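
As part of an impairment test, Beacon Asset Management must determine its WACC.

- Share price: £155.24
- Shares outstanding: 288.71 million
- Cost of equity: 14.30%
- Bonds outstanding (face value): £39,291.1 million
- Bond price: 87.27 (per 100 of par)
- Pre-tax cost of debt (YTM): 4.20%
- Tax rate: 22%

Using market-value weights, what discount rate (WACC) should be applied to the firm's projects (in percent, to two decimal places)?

Market value of equity E = 155.24 × 288.71m = 44819.3404m. Market value of debt D = 39291.1m × 87.27/100 = 34289.34297m.
Total capital V = 44819.3404 + 34289.34297 = 79108.68337.
Equity: weight = 44819.3404/79108.68337 = 0.5666; cost = 14.3%.
Bonds outstanding: weight = 34289.34297/79108.68337 = 0.4334; after-tax cost = 4.2% × (1 − 22%) = 3.2760%.
WACC = 0.5666 × 14.3000% + 0.4334 × 3.2760% = 9.5217%.

9.52%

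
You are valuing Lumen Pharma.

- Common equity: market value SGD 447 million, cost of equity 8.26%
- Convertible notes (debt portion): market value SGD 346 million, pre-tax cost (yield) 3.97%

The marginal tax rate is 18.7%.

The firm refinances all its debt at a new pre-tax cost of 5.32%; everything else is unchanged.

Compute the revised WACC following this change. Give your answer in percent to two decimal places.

After the change:
Total capital V = 447 + 346 = 793.
Equity: weight = 447/793 = 0.5637; cost = 8.26%.
Convertible notes (debt portion): weight = 346/793 = 0.4363; after-tax cost = 5.32% × (1 − 18.7%) = 4.3252%.
WACC = 0.5637 × 8.2600% + 0.4363 × 4.3252% = 6.5432%.

6.54%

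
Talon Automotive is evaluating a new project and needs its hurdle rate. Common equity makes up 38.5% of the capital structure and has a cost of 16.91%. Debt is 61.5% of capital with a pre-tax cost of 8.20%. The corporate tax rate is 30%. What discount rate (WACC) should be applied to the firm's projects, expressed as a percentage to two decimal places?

After-tax cost of debt = 8.2% × (1 − 30%) = 5.7400%.
WACC = 0.385 × 16.9100% + 0.615 × 5.7400% = 10.0404%.

10.04%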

━━━━━━━━

__EXERCISE DIRECTIONS__.
Please write the data above out again, exactly the same.

__REPLY TO THE EXERCISE__.
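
As part of an impairment test, Beacon Asset Management must determine its WACC.

- Share price: £155.24
- Shares outstanding: 288.71 million
- Cost of equity: 14.30%
- Bonds outstanding (face value): £39,291.1 million
- Bond price: 87.27 (per 100 of par)
- Pre-tax cost of debt (YTM): 4.20%
- Tax rate: 22%

Using market-value weights, what discount rate (WACC) should be applied to the firm's projects (in percent, to two decimal places)?

Market value of equity E = 155.24 × 288.71m = 44819.3404m. Market value of debt D = 39291.1m × 87.27/100 = 34289.34297m.
Total capital V = 44819.3404 + 34289.34297 = 79108.68337.
Equity: weight = 44819.3404/79108.68337 = 0.5666; cost = 14.3%.
Bonds outstanding: weight = 34289.34297/79108.68337 = 0.4334; after-tax cost = 4.2% × (1 − 22%) = 3.2760%.
WACC = 0.5666 × 14.3000% + 0.4334 × 3.2760% = 9.5217%.

9.52%

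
You are valuing Lumen Pharma.

- Common equity: market value SGD 447 million, cost of equity 8.26%
- Convertible notes (debt portion): market value SGD 346 million, pre-tax cost (yield) 3.97%

The marginal tax rate is 18.7%.

The firm refinances all its debt at a new pre-tax cost of 5.32%; everything else is unchanged.

Compute the revised WACC following this change. Give your answer in percent to two decimal places.

After the change:
Total capital V = 447 + 346 = 793.
Equity: weight = 447/793 = 0.5637; cost = 8.26%.
Convertible notes (debt portion): weight = 346/793 = 0.4363; after-tax cost = 5.32% × (1 − 18.7%) = 4.3252%.
WACC = 0.5637 × 8.2600% + 0.4363 × 4.3252% = 6.5432%.

6.54%

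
Talon Automotive is evaluating a new project and needs its hurdle rate. Common equity makes up 38.5% of the capital structure and has a cost of 16.91%. Debt is 61.5% of capital with a pre-tax cost of 8.20%. The corporate tax rate is 30%. What discount rate (WACC) should be applied to the firm's projects, expressed as a percentage to two decimal places?

After-tax cost of debt = 8.2% × (1 − 30%) = 5.7400%.
WACC = 0.385 × 16.9100% + 0.615 × 5.7400% = 10.0404%.

10.04%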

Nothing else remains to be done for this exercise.